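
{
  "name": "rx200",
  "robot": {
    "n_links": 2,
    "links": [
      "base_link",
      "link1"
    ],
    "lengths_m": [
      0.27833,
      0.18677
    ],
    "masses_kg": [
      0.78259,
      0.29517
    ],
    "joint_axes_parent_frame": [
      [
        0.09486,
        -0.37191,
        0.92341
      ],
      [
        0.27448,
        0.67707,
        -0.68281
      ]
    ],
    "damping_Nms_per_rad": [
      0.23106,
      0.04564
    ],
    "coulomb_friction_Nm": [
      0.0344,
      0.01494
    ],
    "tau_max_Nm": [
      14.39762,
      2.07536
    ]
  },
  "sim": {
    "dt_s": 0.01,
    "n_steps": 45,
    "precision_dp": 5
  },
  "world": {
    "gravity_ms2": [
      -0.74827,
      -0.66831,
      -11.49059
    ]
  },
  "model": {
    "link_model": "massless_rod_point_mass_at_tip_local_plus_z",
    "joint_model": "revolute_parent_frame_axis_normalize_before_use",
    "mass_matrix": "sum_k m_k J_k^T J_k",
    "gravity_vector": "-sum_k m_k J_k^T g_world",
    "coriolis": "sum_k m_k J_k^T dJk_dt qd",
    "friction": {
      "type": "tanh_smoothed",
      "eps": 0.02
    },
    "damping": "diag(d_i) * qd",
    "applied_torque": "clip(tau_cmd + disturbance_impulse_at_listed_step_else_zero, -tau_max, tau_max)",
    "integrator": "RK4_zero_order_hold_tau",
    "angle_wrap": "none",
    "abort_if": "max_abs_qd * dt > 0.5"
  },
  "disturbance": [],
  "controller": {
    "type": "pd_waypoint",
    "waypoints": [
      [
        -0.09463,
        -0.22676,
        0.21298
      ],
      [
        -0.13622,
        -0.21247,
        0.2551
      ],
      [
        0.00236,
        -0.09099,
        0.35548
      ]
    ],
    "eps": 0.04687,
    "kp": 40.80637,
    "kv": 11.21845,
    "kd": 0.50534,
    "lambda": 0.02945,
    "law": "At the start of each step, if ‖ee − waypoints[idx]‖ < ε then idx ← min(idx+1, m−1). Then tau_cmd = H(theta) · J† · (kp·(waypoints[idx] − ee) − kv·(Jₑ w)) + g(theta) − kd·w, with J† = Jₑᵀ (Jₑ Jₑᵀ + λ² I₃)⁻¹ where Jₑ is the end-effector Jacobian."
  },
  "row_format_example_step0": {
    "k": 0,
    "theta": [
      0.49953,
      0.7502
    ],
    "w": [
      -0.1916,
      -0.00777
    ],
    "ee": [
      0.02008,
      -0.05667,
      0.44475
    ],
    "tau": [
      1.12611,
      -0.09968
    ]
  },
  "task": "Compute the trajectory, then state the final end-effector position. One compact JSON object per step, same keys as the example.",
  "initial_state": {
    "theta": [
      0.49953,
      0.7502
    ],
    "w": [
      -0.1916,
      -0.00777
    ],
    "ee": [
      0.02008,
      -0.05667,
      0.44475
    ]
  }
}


{"k":1,"theta":[0.50406,0.75466],"w":[1.03638,0.84154],"ee":[0.02008,-0.057,0.44452],"tau":[0.38695,-0.53185]}
{"k":2,"theta":[0.51504,0.75974],"w":[1.15842,0.1831],"ee":[0.01943,-0.05752,0.44427],"tau":[0.27694,-0.15717]}
{"k":3,"theta":[0.52774,0.76211],"w":[1.37407,0.28424],"ee":[0.01829,-0.05795,0.44416],"tau":[0.14076,-0.20743]}
{"k":4,"theta":[0.54165,0.76441],"w":[1.40936,0.17603],"ee":[0.017,-0.05842,0.44405],"tau":[0.10854,-0.14663]}
{"k":5,"theta":[0.55594,0.7662],"w":[1.44827,0.18124],"ee":[0.01562,-0.05888,0.44396],"tau":[0.07876,-0.14967]}
{"k":6,"theta":[0.57047,0.7679],"w":[1.45727,0.15912],"ee":[0.01422,-0.05937,0.44387],"tau":[0.06643,-0.13841]}
{"k":7,"theta":[0.58508,0.76947],"w":[1.46473,0.15401],"ee":[0.0128,-0.05987,0.44377],"tau":[0.05565,-0.13678]}
{"k":8,"theta":[0.59973,0.77097],"w":[1.46698,0.14551],"ee":[0.01137,-0.06039,0.44368],"tau":[0.04787,-0.13339]}
{"k":9,"theta":[0.6144,0.77239],"w":[1.46845,0.13958],"ee":[0.00994,-0.06092,0.44358],"tau":[0.04056,-0.13145]}
{"k":10,"theta":[0.62909,0.77376],"w":[1.46885,0.13326],"ee":[0.00852,-0.06146,0.44347],"tau":[0.03377,-0.12929]}
{"k":11,"theta":[0.64377,0.77506],"w":[1.46888,0.12734],"ee":[0.00709,-0.06202,0.44336],"tau":[0.02711,-0.12732]}
{"k":12,"theta":[0.65846,0.7763],"w":[1.46854,0.12139],"ee":[0.00567,-0.06259,0.44325],"tau":[0.02056,-0.1253]}
{"k":13,"theta":[0.67313,0.77749],"w":[1.46794,0.1155],"ee":[0.00424,-0.06318,0.44313],"tau":[0.01405,-0.12328]}
{"k":14,"theta":[0.6878,0.77861],"w":[1.46709,0.10961],"ee":[0.00282,-0.06379,0.443],"tau":[0.00758,-0.12123]}
{"k":15,"theta":[0.70247,0.77968],"w":[1.466,0.10374],"ee":[0.00141,-0.06441,0.44287],"tau":[0.00113,-0.11915]}
{"k":16,"theta":[0.71712,0.78069],"w":[1.46468,0.09788],"ee":[-0.0,-0.06504,0.44274],"tau":[-0.00529,-0.11704]}
{"k":17,"theta":[0.73175,0.78164],"w":[1.46314,0.09204],"ee":[-0.00141,-0.06569,0.4426],"tau":[-0.01169,-0.1149]}
{"k":18,"theta":[0.74637,0.78253],"w":[1.46136,0.08621],"ee":[-0.00281,-0.06635,0.44245],"tau":[-0.01806,-0.11273]}
{"k":19,"theta":[0.76097,0.78337],"w":[1.45935,0.0804],"ee":[-0.00421,-0.06703,0.4423],"tau":[-0.02441,-0.11053]}
{"k":20,"theta":[0.77555,0.78414],"w":[1.45711,0.07462],"ee":[-0.0056,-0.06773,0.44215],"tau":[-0.03073,-0.10831]}
{"k":21,"theta":[0.7901,0.78486],"w":[1.45464,0.06886],"ee":[-0.00699,-0.06844,0.44199],"tau":[-0.03701,-0.10606]}
{"k":22,"theta":[0.80463,0.78552],"w":[1.45195,0.06314],"ee":[-0.00837,-0.06916,0.44182],"tau":[-0.04327,-0.10379]}
{"k":23,"theta":[0.81913,0.78613],"w":[1.44903,0.05748],"ee":[-0.00974,-0.0699,0.44165],"tau":[-0.04949,-0.10151]}
{"k":24,"theta":[0.8336,0.78667],"w":[1.44588,0.05188],"ee":[-0.01111,-0.07065,0.44147],"tau":[-0.05567,-0.09922]}
{"k":25,"theta":[0.84804,0.78717],"w":[1.44252,0.04638],"ee":[-0.01247,-0.07142,0.44129],"tau":[-0.06183,-0.09695]}
{"k":26,"theta":[0.86245,0.7876],"w":[1.43895,0.04102],"ee":[-0.01382,-0.0722,0.4411],"tau":[-0.06795,-0.09472]}
{"k":27,"theta":[0.87681,0.78799],"w":[1.43518,0.03587],"ee":[-0.01517,-0.073,0.44091],"tau":[-0.07403,-0.09255]}
{"k":28,"theta":[0.89114,0.78832],"w":[1.43122,0.03101],"ee":[-0.0165,-0.07381,0.44071],"tau":[-0.08008,-0.09051]}
{"k":29,"theta":[0.90543,0.78861],"w":[1.42708,0.0265],"ee":[-0.01782,-0.07464,0.44051],"tau":[-0.0861,-0.08862]}
{"k":30,"theta":[0.91968,0.78886],"w":[1.42276,0.02239],"ee":[-0.01914,-0.07547,0.4403],"tau":[-0.09207,-0.08692]}
{"k":31,"theta":[0.93388,0.78906],"w":[1.41826,0.0187],"ee":[-0.02044,-0.07633,0.44009],"tau":[-0.09799,-0.08542]}
{"k":32,"theta":[0.94803,0.78923],"w":[1.41356,0.01539],"ee":[-0.02173,-0.07719,0.43987],"tau":[-0.10384,-0.08408]}
{"k":33,"theta":[0.96214,0.78937],"w":[1.40867,0.01239],"ee":[-0.02301,-0.07807,0.43964],"tau":[-0.10963,-0.08288]}
{"k":34,"theta":[0.9762,0.78948],"w":[1.40358,0.00965],"ee":[-0.02427,-0.07897,0.43941],"tau":[-0.11534,-0.08179]}
{"k":35,"theta":[0.9902,0.78956],"w":[1.39829,0.00711],"ee":[-0.02552,-0.07987,0.43917],"tau":[-0.12098,-0.08077]}
{"k":36,"theta":[1.00415,0.78962],"w":[1.39279,0.00472],"ee":[-0.02676,-0.08079,0.43893],"tau":[-0.12653,-0.0798]}
{"k":37,"theta":[1.01805,0.78965],"w":[1.38711,0.00241],"ee":[-0.02798,-0.08172,0.43868],"tau":[-0.13201,-0.07884]}
{"k":38,"theta":[1.03189,0.78966],"w":[1.38123,0.00017],"ee":[-0.02919,-0.08266,0.43842],"tau":[-0.13741,-0.07787]}
{"k":39,"theta":[1.04566,0.78965],"w":[1.37517,-0.00206],"ee":[-0.03038,-0.08361,0.43816],"tau":[-0.14274,-0.07688]}
{"k":40,"theta":[1.05938,0.78961],"w":[1.36892,-0.00428],"ee":[-0.03155,-0.08457,0.43789],"tau":[-0.14799,-0.07585]}
{"k":41,"theta":[1.07303,0.78956],"w":[1.3625,-0.00653],"ee":[-0.03271,-0.08555,0.43762],"tau":[-0.15316,-0.07478]}
{"k":42,"theta":[1.08662,0.78948],"w":[1.3559,-0.00882],"ee":[-0.03385,-0.08653,0.43734],"tau":[-0.15826,-0.07364]}
{"k":43,"theta":[1.10014,0.78938],"w":[1.34913,-0.01119],"ee":[-0.03497,-0.08752,0.43706],"tau":[-0.16329,-0.07242]}
{"k":44,"theta":[1.1136,0.78926],"w":[1.3422,-0.01364],"ee":[-0.03608,-0.08852,0.43678],"tau":[-0.16824,-0.07112]}
{"k":45,"theta":[1.12698,0.78911],"w":[1.33509,-0.01621],"ee":[-0.03718,-0.08953,0.43649]}
{"summary": "final ee position (m): -0.03718 -0.08953 0.43649"}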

────────

## ABOUT THIS EXERCISE
What is needed is a copy of every line above in which "then" appears.

## WORKED SOLUTION
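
    "law": "At the start of each step, if ‖ee − waypoints[idx]‖ < ε then idx ← min(idx+1, m−1). Then tau_cmd = H(theta) · J† · (kp·(waypoints[idx] − ee) − kv·(Jₑ w)) + g(theta) − kd·w, with J† = Jₑᵀ (Jₑ Jₑᵀ + λ² I₃)⁻¹ where Jₑ is the end-effector Jacobian."
  "task": "Compute the trajectory, then state the final end-effector position. One compact JSON object per step, same keys as the example.",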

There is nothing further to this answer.